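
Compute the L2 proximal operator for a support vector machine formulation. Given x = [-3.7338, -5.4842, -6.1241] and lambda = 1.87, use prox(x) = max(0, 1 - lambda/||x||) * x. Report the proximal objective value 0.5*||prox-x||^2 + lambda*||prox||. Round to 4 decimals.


Step 1: Compute ||x||.
||x|| = 9.029
Step 2: Compute scaling factor.
scale = max(0, 1 - 1.87/9.029) = 0.7929
Step 3: prox(x) = [-2.9605, -4.3484, -4.8557]
||prox(x)|| = 7.159
Step 4: Proximal objective.
0.5*||prox-x||^2 = 1.7485
lambda*||prox|| = 13.3873
Total = 15.1357


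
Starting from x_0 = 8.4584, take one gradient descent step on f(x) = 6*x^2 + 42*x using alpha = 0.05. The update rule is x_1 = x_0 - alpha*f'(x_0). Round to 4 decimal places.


We compute the gradient at x_0 and apply the update.
f'(x) = 12*x + 42
f'(8.4584) = 12*8.4584 + 42 = 143.5008
x_1 = 8.4584 - 0.05*143.5008 = 1.2834


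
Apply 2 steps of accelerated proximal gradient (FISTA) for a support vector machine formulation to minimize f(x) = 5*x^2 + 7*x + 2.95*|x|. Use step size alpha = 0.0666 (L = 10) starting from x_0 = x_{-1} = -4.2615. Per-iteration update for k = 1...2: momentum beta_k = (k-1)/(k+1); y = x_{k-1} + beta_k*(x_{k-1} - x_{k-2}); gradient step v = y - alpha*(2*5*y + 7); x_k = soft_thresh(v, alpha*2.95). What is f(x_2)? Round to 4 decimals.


FISTA on f(x) = 5*x^2 + 7*x + 2.95*|x|
L = 10, alpha = 0.0666
Iteration 1: beta = 0.0, y = -4.2615 + 0.0*(-4.2615 + 4.2615) = -4.2615
  grad(y) = -35.615, v = y - alpha*grad = -1.8895
  prox(v) = soft_thresh(-1.8895, 0.1965) = -1.6931
Iteration 2: beta = 0.3333, y = -1.6931 + 0.3333*(-1.6931 + 4.2615) = -0.8369
  grad(y) = -1.3693, v = y - alpha*grad = -0.7457
  prox(v) = soft_thresh(-0.7457, 0.1965) = -0.5493
f(x_2) = 5*(-0.5493)^2 + 7*(-0.5493) + 2.95*|-0.5493| = -0.7161


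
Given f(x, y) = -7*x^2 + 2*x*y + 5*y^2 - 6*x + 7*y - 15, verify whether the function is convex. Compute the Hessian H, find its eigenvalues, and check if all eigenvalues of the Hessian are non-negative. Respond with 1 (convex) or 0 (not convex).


The Hessian of f(x,y) = -7*x^2 + 2*x*y + 5*y^2 - 6*x + 7*y - 15 is:
H = [[-14, 2], [2, 10]]
Trace = -14 + 10 = -4
Determinant = -14*10 - (2)^2 = -144
Discriminant = (-4)^2 - 4*-144 = 592.0
Eigenvalues: lambda_1 = -14.1655, lambda_2 = 10.1655
The function is not convex.

0


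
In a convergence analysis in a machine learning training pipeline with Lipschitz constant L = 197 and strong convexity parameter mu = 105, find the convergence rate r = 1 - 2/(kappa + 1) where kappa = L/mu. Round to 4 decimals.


Step 1: Compute the condition number.
kappa = L/mu = 197/105 = 1.8762
Step 2: Compute the convergence rate.
r = 1 - 2/(kappa + 1) = 1 - 2*mu/(L + mu) = (L - mu)/(L + mu) = 92/302 = 0.3046


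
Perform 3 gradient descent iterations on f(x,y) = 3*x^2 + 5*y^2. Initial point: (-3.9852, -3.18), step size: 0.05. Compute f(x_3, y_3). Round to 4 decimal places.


Gradient descent on f(x,y) = 3*x^2 + 5*y^2.
Starting point: (-3.9852, -3.18), alpha = 0.05
Step 1: grad_x = 2*3*-3.9852 = -23.9112, grad_y = 2*5*-3.18 = -31.8
  x_1 = -3.9852 - 0.05*-23.9112 = -2.7896
  y_1 = -3.18 - 0.05*-31.8 = -1.59
Step 2: grad_x = 2*3*-2.7896 = -16.7378, grad_y = 2*5*-1.59 = -15.9
  x_2 = -2.7896 - 0.05*-16.7378 = -1.9527
  y_2 = -1.59 - 0.05*-15.9 = -0.795
Step 3: grad_x = 2*3*-1.9527 = -11.7165, grad_y = 2*5*-0.795 = -7.95
  x_3 = -1.9527 - 0.05*-11.7165 = -1.3669
  y_3 = -0.795 - 0.05*-7.95 = -0.3975
f(-1.3669, -0.3975) = 3*(-1.3669)^2 + 5*(-0.3975)^2 = 6.3955


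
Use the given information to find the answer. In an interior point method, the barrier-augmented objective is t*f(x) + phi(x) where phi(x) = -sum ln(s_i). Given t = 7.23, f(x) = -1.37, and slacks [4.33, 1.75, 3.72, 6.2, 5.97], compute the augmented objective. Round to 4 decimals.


Step 1: Compute log-barrier.
ln values: [1.4656, 0.5596, 1.3137, 1.8245, 1.7867]
phi = -(1.4656 + 0.5596 + 1.3137 + 1.8245 + 1.7867) = -6.9502
Step 2: Compute augmented objective.
t*f(x) = 7.23*-1.37 = -9.9051
Total = -9.9051 - 6.9502 = -16.8553


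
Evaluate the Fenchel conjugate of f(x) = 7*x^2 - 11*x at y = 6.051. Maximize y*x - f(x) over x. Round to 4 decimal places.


f*(y) = sup_x {y*x - a*x^2 - b*x} = sup_x {(y-b)*x - a*x^2}
FOC: (y - b) - 2a*x = 0 => x* = (y - b)/(2a)
x* = (6.051 + 11)/(2*7) = 1.2179
f*(6.051) = (y-b)^2/(4a) = (6.051 + 11)^2/(4*7)
= 290.7366/28 = 10.3835


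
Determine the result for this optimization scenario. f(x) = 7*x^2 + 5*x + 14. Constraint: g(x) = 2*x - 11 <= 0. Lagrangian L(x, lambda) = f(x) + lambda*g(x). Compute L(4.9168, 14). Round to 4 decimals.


Step 1: Evaluate f(x).
f(4.9168) = 7*4.9168^2 + 5*4.9168 + 14 = 207.8085
Step 2: Evaluate g(x).
g(4.9168) = 2*4.9168 - 11 = -1.1664
Step 3: Compute Lagrangian.
L = 207.8085 + 14*-1.1664 = 191.4789


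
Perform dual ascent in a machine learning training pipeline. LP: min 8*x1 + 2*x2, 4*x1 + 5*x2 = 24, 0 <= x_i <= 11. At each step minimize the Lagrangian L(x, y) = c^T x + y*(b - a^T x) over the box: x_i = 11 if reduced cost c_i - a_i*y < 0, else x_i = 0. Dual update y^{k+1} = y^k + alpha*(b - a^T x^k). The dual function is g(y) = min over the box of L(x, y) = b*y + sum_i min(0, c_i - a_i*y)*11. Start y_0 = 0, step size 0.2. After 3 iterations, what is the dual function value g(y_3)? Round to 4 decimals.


Dual ascent for LP: min 8*x1 + 2*x2, 4*x1 + 5*x2 = 24, 0 <= x_i <= 11
Step 1: y^k = 0.0, reduced costs: (8.0, 2.0)
  x^k = (0.0, 0.0), subgradient = b - a^T x = 24.0
  y^{k+1} = 0.0 + 0.2*24.0 = 4.8
Step 2: y^k = 4.8, reduced costs: (-11.2, -22.0)
  x^k = (11.0, 11.0), subgradient = b - a^T x = -75.0
  y^{k+1} = 4.8 + 0.2*-75.0 = -10.2
Step 3: y^k = -10.2, reduced costs: (48.8, 53.0)
  x^k = (0.0, 0.0), subgradient = b - a^T x = 24.0
  y^{k+1} = -10.2 + 0.2*24.0 = -5.4
Dual objective at y_3 = -5.4: reduced costs (29.6, 29.0), box minimizer x = (0.0, 0.0)
g(y_3) = b*y + (c1 - a1*y)*x1 + (c2 - a2*y)*x2 = 24*(-5.4) + 29.6*0.0 + 29.0*0.0 = -129.6 + 0.0 + 0.0 = -129.6


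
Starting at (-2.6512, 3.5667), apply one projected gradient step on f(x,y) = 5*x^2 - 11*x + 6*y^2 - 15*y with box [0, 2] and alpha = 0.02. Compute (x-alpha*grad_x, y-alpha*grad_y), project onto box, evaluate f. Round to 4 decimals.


Step 1: Compute gradient at (-2.6512, 3.5667).
grad_x = 2*5*-2.6512 - 11 = -37.512
grad_y = 2*6*3.5667 - 15 = 27.8004
Step 2: Gradient step.
x_raw = -2.6512 - 0.02*-37.512 = -1.901
y_raw = 3.5667 - 0.02*27.8004 = 3.0107
Step 3: Project onto [0, 2].
x_proj = clip(-1.901) = 0.0
y_proj = clip(3.0107) = 2.0
Step 4: Evaluate f.
f(0.0, 2.0) = -6.0


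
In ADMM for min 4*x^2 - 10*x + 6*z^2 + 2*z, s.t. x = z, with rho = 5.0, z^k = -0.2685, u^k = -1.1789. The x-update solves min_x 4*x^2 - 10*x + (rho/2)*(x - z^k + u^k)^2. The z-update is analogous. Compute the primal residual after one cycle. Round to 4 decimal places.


ADMM iteration with rho = 5.0, z^k = -0.2685, u^k = -1.1789
Step 1: x-update.
Minimize 4*x^2 - 10*x + (5.0/2)*(x + 0.2685 - 1.1789)^2
FOC: (2*4 + 5.0)*x = 10 + 5.0*(-0.2685 + 1.1789)
x^{k+1} = 1.1194
Step 2: z-update.
Minimize 6*z^2 + 2*z + (5.0/2)*(1.1194 - z - 1.1789)^2
FOC: (2*6 + 5.0)*z = -2 + 5.0*(1.1194 - 1.1789)
z^{k+1} = -0.1352
Step 3: u-update.
u^{k+1} = -1.1789 + 1.1194 + 0.1352 = 0.0756
Step 4: Primal residual = |1.1194 + 0.1352| = 1.2545


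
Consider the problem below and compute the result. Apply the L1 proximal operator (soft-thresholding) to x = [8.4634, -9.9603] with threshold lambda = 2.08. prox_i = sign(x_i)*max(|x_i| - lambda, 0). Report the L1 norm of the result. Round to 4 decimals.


Soft-thresholding with lambda = 2.08:
prox(8.4634) = sign(8.4634)*max(|8.4634| - 2.08, 0) = 6.3834
prox(-9.9603) = sign(-9.9603)*max(|-9.9603| - 2.08, 0) = -7.8803
prox(x) = [6.3834, -7.8803]
||prox(x)||_1 = 6.3834 + 7.8803 = 14.2637


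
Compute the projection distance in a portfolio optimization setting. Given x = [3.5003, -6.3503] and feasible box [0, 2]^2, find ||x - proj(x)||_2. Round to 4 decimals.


Project each component onto [0, 2].
clip(3.5003) = 2.0, clip(-6.3503) = 0.0
Projection = [2.0, 0.0]
Squared diffs: [2.2509, 40.3263]
Distance = sqrt(42.5772) = 6.5251


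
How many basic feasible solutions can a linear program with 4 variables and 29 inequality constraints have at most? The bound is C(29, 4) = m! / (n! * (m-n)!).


Each vertex corresponds to some choice of n active constraints out of m, so the number of vertices is at most C(m, n) = m! / (n!(m-n)!).
m = 29, n = 4
Numerator: 29 * 28 * 27 * 26
Denominator: 4! = 24
C(29, 4) = 23751


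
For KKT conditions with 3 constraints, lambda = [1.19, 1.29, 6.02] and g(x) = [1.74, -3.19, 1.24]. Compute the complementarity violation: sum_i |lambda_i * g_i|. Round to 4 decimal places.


KKT complementary slackness check:
lambda_1 * g_1 = 1.19 * 1.74 = 2.0706
lambda_2 * g_2 = 1.29 * -3.19 = -4.1151
lambda_3 * g_3 = 6.02 * 1.24 = 7.4648
Total violation = 2.0706 + 4.1151 + 7.4648 = 13.6505


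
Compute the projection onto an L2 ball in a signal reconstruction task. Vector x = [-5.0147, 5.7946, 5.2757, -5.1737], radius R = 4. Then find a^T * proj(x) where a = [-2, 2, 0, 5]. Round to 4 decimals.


Step 1: Compute ||x|| (intermediates to 6 decimals).
||x|| = sqrt((-5.0147)^2 + 5.7946^2 + 5.2757^2 + (-5.1737)^2) = 10.645412
Step 2: Project.
Since ||x|| > R, scale = R/||x|| = 4/10.645412 = 0.375749, proj(x) = scale * x
proj(x) = [-1.884269, 2.177315, 1.982339, -1.944013]
Step 3: Dot product.
a^T * proj(x) = -2*(-1.884269) + 2*2.177315 + 0*1.982339 + 5*(-1.944013) = -1.5969


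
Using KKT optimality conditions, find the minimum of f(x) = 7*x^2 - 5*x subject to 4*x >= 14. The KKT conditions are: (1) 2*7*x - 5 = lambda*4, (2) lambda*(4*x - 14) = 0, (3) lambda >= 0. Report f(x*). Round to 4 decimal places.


Step 1: Try lambda = 0 (constraint inactive).
x_unc = 5/(2*7) = 0.3571
Check: 4*0.3571 = 1.4284 < 14 -- violated!
Step 2: Constraint must be active: 4*x = 14
x* = 14/4 = 3.5
lambda = (2*7*3.5 - 5)/4 = 11.0
Step 3: Compute optimal value.
f(x*) = 7*3.5^2 - 5*3.5 = 68.25


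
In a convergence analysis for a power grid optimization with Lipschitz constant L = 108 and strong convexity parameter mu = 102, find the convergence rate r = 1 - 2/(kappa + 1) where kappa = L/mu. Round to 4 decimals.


Step 1: Compute the condition number.
kappa = L/mu = 108/102 = 1.0588
Step 2: Compute the convergence rate.
r = 1 - 2/(kappa + 1) = 1 - 2*mu/(L + mu) = (L - mu)/(L + mu) = 6/210 = 0.0286


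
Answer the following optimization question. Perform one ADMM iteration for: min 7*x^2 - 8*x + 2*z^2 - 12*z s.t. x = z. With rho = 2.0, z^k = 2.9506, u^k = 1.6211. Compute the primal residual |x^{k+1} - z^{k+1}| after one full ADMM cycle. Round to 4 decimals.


ADMM iteration with rho = 2.0, z^k = 2.9506, u^k = 1.6211
Step 1: x-update.
Minimize 7*x^2 - 8*x + (2.0/2)*(x - 2.9506 + 1.6211)^2
FOC: (2*7 + 2.0)*x = 8 + 2.0*(2.9506 - 1.6211)
x^{k+1} = 0.6662
Step 2: z-update.
Minimize 2*z^2 - 12*z + (2.0/2)*(0.6662 - z + 1.6211)^2
FOC: (2*2 + 2.0)*z = 12 + 2.0*(0.6662 + 1.6211)
z^{k+1} = 2.7624
Step 3: u-update.
u^{k+1} = 1.6211 + 0.6662 - 2.7624 = -0.4751
Step 4: Primal residual = |0.6662 - 2.7624| = 2.0962


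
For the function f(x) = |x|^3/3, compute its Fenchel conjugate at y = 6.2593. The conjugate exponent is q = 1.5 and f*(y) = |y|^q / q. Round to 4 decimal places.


The conjugate exponent q satisfies 1/p + 1/q = 1.
p = 3, so q = 3/(3 - 1) = 1.5
|y|^q = 6.2593^1.5 = 15.6599
f*(6.2593) = 15.6599 / 1.5 = 10.4399


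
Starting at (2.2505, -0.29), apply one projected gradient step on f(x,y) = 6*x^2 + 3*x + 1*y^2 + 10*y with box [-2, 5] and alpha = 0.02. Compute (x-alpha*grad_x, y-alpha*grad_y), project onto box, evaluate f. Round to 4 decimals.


Step 1: Compute gradient at (2.2505, -0.29).
grad_x = 2*6*2.2505 + 3 = 30.006
grad_y = 2*1*-0.29 + 10 = 9.42
Step 2: Gradient step.
x_raw = 2.2505 - 0.02*30.006 = 1.6504
y_raw = -0.29 - 0.02*9.42 = -0.4784
Step 3: Project onto [-2, 5].
x_proj = clip(1.6504) = 1.6504
y_proj = clip(-0.4784) = -0.4784
Step 4: Evaluate f.
f(1.6504, -0.4784) = 16.7385


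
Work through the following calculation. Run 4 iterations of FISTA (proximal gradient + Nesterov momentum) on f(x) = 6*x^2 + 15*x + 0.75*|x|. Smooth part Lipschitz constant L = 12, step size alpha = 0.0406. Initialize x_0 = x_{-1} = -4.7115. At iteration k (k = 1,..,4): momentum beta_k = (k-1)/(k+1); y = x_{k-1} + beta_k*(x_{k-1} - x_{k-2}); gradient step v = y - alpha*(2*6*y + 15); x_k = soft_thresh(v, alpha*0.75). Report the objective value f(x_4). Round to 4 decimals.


FISTA on f(x) = 6*x^2 + 15*x + 0.75*|x|
L = 12, alpha = 0.0406
Iteration 1: beta = 0.0, y = -4.7115 + 0.0*(-4.7115 + 4.7115) = -4.7115
  grad(y) = -41.538, v = y - alpha*grad = -3.0251
  prox(v) = soft_thresh(-3.0251, 0.0305) = -2.9946
Iteration 2: beta = 0.3333, y = -2.9946 + 0.3333*(-2.9946 + 4.7115) = -2.4223
  grad(y) = -14.0677, v = y - alpha*grad = -1.8512
  prox(v) = soft_thresh(-1.8512, 0.0305) = -1.8207
Iteration 3: beta = 0.5, y = -1.8207 + 0.5*(-1.8207 + 2.9946) = -1.2338
  grad(y) = 0.1949, v = y - alpha*grad = -1.2417
  prox(v) = soft_thresh(-1.2417, 0.0305) = -1.2112
Iteration 4: beta = 0.6, y = -1.2112 + 0.6*(-1.2112 + 1.8207) = -0.8455
  grad(y) = 4.8536, v = y - alpha*grad = -1.0426
  prox(v) = soft_thresh(-1.0426, 0.0305) = -1.0121
f(x_4) = 6*(-1.0121)^2 + 15*(-1.0121) + 0.75*|-1.0121| = -8.2764


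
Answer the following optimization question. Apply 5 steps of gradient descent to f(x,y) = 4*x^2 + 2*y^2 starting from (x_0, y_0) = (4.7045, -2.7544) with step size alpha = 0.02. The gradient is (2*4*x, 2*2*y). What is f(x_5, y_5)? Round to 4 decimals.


Gradient descent on f(x,y) = 4*x^2 + 2*y^2.
Starting point: (4.7045, -2.7544), alpha = 0.02
Step 1: grad_x = 2*4*4.7045 = 37.636, grad_y = 2*2*-2.7544 = -11.0176
  x_1 = 4.7045 - 0.02*37.636 = 3.9518
  y_1 = -2.7544 - 0.02*-11.0176 = -2.534
Step 2: grad_x = 2*4*3.9518 = 31.6142, grad_y = 2*2*-2.534 = -10.1362
  x_2 = 3.9518 - 0.02*31.6142 = 3.3195
  y_2 = -2.534 - 0.02*-10.1362 = -2.3313
Step 3: grad_x = 2*4*3.3195 = 26.556, grad_y = 2*2*-2.3313 = -9.3253
  x_3 = 3.3195 - 0.02*26.556 = 2.7884
  y_3 = -2.3313 - 0.02*-9.3253 = -2.1448
Step 4: grad_x = 2*4*2.7884 = 22.307, grad_y = 2*2*-2.1448 = -8.5793
  x_4 = 2.7884 - 0.02*22.307 = 2.3422
  y_4 = -2.1448 - 0.02*-8.5793 = -1.9732
Step 5: grad_x = 2*4*2.3422 = 18.7379, grad_y = 2*2*-1.9732 = -7.8929
  x_5 = 2.3422 - 0.02*18.7379 = 1.9675
  y_5 = -1.9732 - 0.02*-7.8929 = -1.8154
f(1.9675, -1.8154) = 4*1.9675^2 + 2*(-1.8154)^2 = 22.075


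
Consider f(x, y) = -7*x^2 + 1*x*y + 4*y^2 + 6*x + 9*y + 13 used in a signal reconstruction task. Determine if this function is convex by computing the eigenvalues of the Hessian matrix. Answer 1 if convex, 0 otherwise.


The Hessian of f(x,y) = -7*x^2 + 1*x*y + 4*y^2 + 6*x + 9*y + 13 is:
H = [[-14, 1], [1, 8]]
Trace = -14 + 8 = -6
Determinant = -14*8 - (1)^2 = -113
Discriminant = (-6)^2 - 4*-113 = 488.0
Eigenvalues: lambda_1 = -14.0454, lambda_2 = 8.0454
The function is not convex.

0


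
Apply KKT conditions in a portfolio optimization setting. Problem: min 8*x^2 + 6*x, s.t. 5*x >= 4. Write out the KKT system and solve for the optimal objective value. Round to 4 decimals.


Step 1: Try lambda = 0 (constraint inactive).
x_unc = -6/(2*8) = -0.375
Check: 5*-0.375 = -1.875 < 4 -- violated!
Step 2: Constraint must be active: 5*x = 4
x* = 4/5 = 0.8
lambda = (2*8*0.8 + 6)/5 = 3.76
Step 3: Compute optimal value.
f(x*) = 8*0.8^2 + 6*0.8 = 9.92


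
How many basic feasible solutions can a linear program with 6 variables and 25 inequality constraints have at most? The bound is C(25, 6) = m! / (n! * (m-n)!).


Each vertex corresponds to some choice of n active constraints out of m, so the number of vertices is at most C(m, n) = m! / (n!(m-n)!).
m = 25, n = 6
Numerator: 25 * 24 * 23 * 22 * 21 * 20
Denominator: 6! = 720
C(25, 6) = 177100


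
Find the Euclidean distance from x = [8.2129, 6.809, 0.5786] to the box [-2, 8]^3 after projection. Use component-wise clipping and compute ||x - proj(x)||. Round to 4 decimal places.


Project each component onto [-2, 8].
clip(8.2129) = 8.0, clip(6.809) = 6.809, clip(0.5786) = 0.5786
Projection = [8.0, 6.809, 0.5786]
Squared diffs: [0.0453, 0.0, 0.0]
Distance = sqrt(0.0453) = 0.2129


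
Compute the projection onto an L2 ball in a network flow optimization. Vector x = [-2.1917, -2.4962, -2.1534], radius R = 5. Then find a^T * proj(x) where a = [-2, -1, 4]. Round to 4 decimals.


Step 1: Compute ||x|| (intermediates to 6 decimals).
||x|| = sqrt((-2.1917)^2 + (-2.4962)^2 + (-2.1534)^2) = 3.958749
Step 2: Project.
Since ||x|| <= R, proj = x (no scaling needed).
proj(x) = [-2.1917, -2.4962, -2.1534]
Step 3: Dot product.
a^T * proj(x) = -2*(-2.1917) - 1*(-2.4962) + 4*(-2.1534) = -1.734


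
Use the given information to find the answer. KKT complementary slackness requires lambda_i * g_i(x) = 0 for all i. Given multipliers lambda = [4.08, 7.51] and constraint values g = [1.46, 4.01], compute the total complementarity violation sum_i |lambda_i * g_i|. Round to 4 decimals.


KKT complementary slackness check:
lambda_1 * g_1 = 4.08 * 1.46 = 5.9568
lambda_2 * g_2 = 7.51 * 4.01 = 30.1151
Total violation = 5.9568 + 30.1151 = 36.0719


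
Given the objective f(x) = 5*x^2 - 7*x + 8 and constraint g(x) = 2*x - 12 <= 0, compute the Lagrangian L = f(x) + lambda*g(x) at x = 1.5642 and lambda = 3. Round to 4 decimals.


Step 1: Evaluate f(x).
f(1.5642) = 5*1.5642^2 - 7*1.5642 + 8 = 9.2842
Step 2: Evaluate g(x).
g(1.5642) = 2*1.5642 - 12 = -8.8716
Step 3: Compute Lagrangian.
L = 9.2842 + 3*-8.8716 = -17.3306


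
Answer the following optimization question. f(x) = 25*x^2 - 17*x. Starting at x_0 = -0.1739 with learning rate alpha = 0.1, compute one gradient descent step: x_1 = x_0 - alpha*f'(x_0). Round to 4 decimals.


We compute the gradient at x_0 and apply the update.
f'(x) = 50*x - 17
f'(-0.1739) = 50*-0.1739 - 17 = -25.695
x_1 = -0.1739 - 0.1*-25.695 = 2.3956


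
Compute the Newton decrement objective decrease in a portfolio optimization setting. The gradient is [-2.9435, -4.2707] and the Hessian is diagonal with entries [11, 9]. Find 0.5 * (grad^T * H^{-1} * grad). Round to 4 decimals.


Step 1: H is diagonal, so H^(-1) * g = [-0.2676, -0.4745].
Step 2: g^T H^(-1) g = sum_i g_i^2 / H_ii
  = (-2.9435)^2/11 + (-4.2707)^2/9
  = 0.7877 + 2.0265 = 2.8142
Step 3: Objective decrease = 0.5 * g^T H^(-1) g = 1.4071


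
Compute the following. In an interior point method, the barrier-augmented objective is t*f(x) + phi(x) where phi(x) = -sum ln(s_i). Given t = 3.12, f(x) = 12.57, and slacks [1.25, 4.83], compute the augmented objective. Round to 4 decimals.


Step 1: Compute log-barrier.
ln values: [0.2231, 1.5748]
phi = -(0.2231 + 1.5748) = -1.798
Step 2: Compute augmented objective.
t*f(x) = 3.12*12.57 = 39.2184
Total = 39.2184 - 1.798 = 37.4204


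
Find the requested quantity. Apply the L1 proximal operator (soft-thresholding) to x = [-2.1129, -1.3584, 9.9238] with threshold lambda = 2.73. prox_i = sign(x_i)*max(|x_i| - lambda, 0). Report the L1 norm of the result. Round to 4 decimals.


Soft-thresholding with lambda = 2.73:
prox(-2.1129) = sign(-2.1129)*max(|-2.1129| - 2.73, 0) = 0.0
prox(-1.3584) = sign(-1.3584)*max(|-1.3584| - 2.73, 0) = 0.0
prox(9.9238) = sign(9.9238)*max(|9.9238| - 2.73, 0) = 7.1938
prox(x) = [0.0, 0.0, 7.1938]
||prox(x)||_1 = 0.0 + 0.0 + 7.1938 = 7.1938


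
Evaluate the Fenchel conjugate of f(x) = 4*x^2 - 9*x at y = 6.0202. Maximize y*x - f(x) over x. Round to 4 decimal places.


f*(y) = sup_x {y*x - a*x^2 - b*x} = sup_x {(y-b)*x - a*x^2}
FOC: (y - b) - 2a*x = 0 => x* = (y - b)/(2a)
x* = (6.0202 + 9)/(2*4) = 1.8775
f*(6.0202) = (y-b)^2/(4a) = (6.0202 + 9)^2/(4*4)
= 225.6064/16 = 14.1004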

☆ ☆ ☆

What is being asked: Nothing but the lines from the one containing "Find the requested" through the final line of the listing above belongs in the answer; set them down exactly.

Completed exercise:
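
Find the requested quantity. Apply the L1 proximal operator (soft-thresholding) to x = [-2.1129, -1.3584, 9.9238] with threshold lambda = 2.73. prox_i = sign(x_i)*max(|x_i| - lambda, 0). Report the L1 norm of the result. Round to 4 decimals.


Soft-thresholding with lambda = 2.73:
prox(-2.1129) = sign(-2.1129)*max(|-2.1129| - 2.73, 0) = 0.0
prox(-1.3584) = sign(-1.3584)*max(|-1.3584| - 2.73, 0) = 0.0
prox(9.9238) = sign(9.9238)*max(|9.9238| - 2.73, 0) = 7.1938
prox(x) = [0.0, 0.0, 7.1938]
||prox(x)||_1 = 0.0 + 0.0 + 7.1938 = 7.1938


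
Evaluate the Fenchel conjugate of f(x) = 4*x^2 - 9*x at y = 6.0202. Maximize y*x - f(x) over x. Round to 4 decimal places.


f*(y) = sup_x {y*x - a*x^2 - b*x} = sup_x {(y-b)*x - a*x^2}
FOC: (y - b) - 2a*x = 0 => x* = (y - b)/(2a)
x* = (6.0202 + 9)/(2*4) = 1.8775
f*(6.0202) = (y-b)^2/(4a) = (6.0202 + 9)^2/(4*4)
= 225.6064/16 = 14.1004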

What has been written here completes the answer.